_TASK STATEMENT_
Give again, unchanged, the line that contains "Determine the minimum" together with every line that follows it until the entries end.

_GIVEN DATA_
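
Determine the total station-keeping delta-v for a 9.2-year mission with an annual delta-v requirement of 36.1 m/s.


dV = rate * years = 36.1 * 9.2
dV = 332.1200 m/s

332.1200 m/s


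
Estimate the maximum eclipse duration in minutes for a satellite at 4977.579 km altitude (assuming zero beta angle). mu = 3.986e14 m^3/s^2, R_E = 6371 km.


r = 11348.5790 km
T = 200.5267 min
Eclipse fraction = arcsin(R_E/r)/pi = arcsin(6371.0000/11348.5790)/pi
= arcsin(0.5613919)/pi = 0.1897339
Eclipse duration = 0.1897339 * 200.5267 = 38.0467 min

38.0467 minutes


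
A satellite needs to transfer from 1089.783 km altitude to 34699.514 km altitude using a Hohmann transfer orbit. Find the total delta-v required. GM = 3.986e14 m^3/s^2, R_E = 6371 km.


r1 = 7460.7830 km = 7.460783e+06 m
r2 = 41070.5140 km = 4.1070514e+07 m
dv1 = sqrt(mu/r1)*(sqrt(2*r2/(r1+r2)) - 1) = 2199.9235 m/s
dv2 = sqrt(mu/r2)*(1 - sqrt(2*r1/(r1+r2))) = 1387.8991 m/s
total dv = |dv1| + |dv2| = 2199.9235 + 1387.8991 = 3587.8226 m/s = 3.5878 km/s

3.5878 km/s


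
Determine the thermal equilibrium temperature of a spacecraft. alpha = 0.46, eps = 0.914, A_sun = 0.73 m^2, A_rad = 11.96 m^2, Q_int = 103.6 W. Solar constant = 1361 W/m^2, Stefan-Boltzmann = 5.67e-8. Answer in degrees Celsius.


Numerator = alpha*S*A_sun + Q_int = 0.46*1361*0.73 + 103.6 = 560.6238 W
Denominator = eps*sigma*A_rad = 0.914*5.67e-8*11.96 = 6.1981265e-07 W/K^4
T^4 = 9.0450526e+08 K^4
T = 173.4214 K = -99.7286 C

-99.7286 degrees Celsius


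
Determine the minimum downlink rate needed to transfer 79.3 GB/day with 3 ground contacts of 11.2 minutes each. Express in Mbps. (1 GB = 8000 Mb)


total contact time = 3 * 11.2 * 60 = 2016.0000 s
data = 79.3 GB = 634400.0000 Mb
rate = 634400.0000 / 2016.0000 = 314.6825 Mbps

314.6825 Mbps


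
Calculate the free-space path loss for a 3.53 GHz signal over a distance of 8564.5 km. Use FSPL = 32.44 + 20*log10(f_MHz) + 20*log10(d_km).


f = 3.53 GHz = 3530.0000 MHz
d = 8564.5 km
FSPL = 32.44 + 20*log10(3530.0000) + 20*log10(8564.5)
FSPL = 32.44 + 70.9555 + 78.6540
FSPL = 182.0495 dB

182.0495 dB


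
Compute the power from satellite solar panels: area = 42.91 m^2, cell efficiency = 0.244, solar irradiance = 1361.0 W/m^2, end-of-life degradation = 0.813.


P = area * eta * S * degradation
P = 42.91 * 0.244 * 1361.0 * 0.813
P = 11585.0260 W

11585.0260 W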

_EXERCISE RESPONSE_
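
Determine the minimum downlink rate needed to transfer 79.3 GB/day with 3 ground contacts of 11.2 minutes each. Express in Mbps. (1 GB = 8000 Mb)


total contact time = 3 * 11.2 * 60 = 2016.0000 s
data = 79.3 GB = 634400.0000 Mb
rate = 634400.0000 / 2016.0000 = 314.6825 Mbps

314.6825 Mbps


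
Calculate the free-space path loss for a 3.53 GHz signal over a distance of 8564.5 km. Use FSPL = 32.44 + 20*log10(f_MHz) + 20*log10(d_km).


f = 3.53 GHz = 3530.0000 MHz
d = 8564.5 km
FSPL = 32.44 + 20*log10(3530.0000) + 20*log10(8564.5)
FSPL = 32.44 + 70.9555 + 78.6540
FSPL = 182.0495 dB

182.0495 dB


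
Compute the power from satellite solar panels: area = 42.91 m^2, cell efficiency = 0.244, solar irradiance = 1361.0 W/m^2, end-of-life degradation = 0.813.


P = area * eta * S * degradation
P = 42.91 * 0.244 * 1361.0 * 0.813
P = 11585.0260 W

11585.0260 W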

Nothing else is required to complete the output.